> [YOUR INSTRUCTIONS]
Reproduce the following records exactly from the line containing "After all clicks, how" onward, ending with the last line and including it.

> [PROVIDED DATA]
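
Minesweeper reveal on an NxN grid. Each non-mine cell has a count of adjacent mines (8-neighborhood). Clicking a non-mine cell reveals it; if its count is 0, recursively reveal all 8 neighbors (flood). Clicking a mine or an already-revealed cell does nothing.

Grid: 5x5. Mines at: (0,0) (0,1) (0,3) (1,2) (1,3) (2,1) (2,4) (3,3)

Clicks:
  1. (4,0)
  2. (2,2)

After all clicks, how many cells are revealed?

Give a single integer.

Click 1 (4,0) count=0: revealed 6 new [(3,0) (3,1) (3,2) (4,0) (4,1) (4,2)] -> total=6
Click 2 (2,2) count=4: revealed 1 new [(2,2)] -> total=7

Answer: 7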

> [EXERCISE ANSWER]
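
After all clicks, how many cells are revealed?

Give a single integer.

Click 1 (4,0) count=0: revealed 6 new [(3,0) (3,1) (3,2) (4,0) (4,1) (4,2)] -> total=6
Click 2 (2,2) count=4: revealed 1 new [(2,2)] -> total=7

Answer: 7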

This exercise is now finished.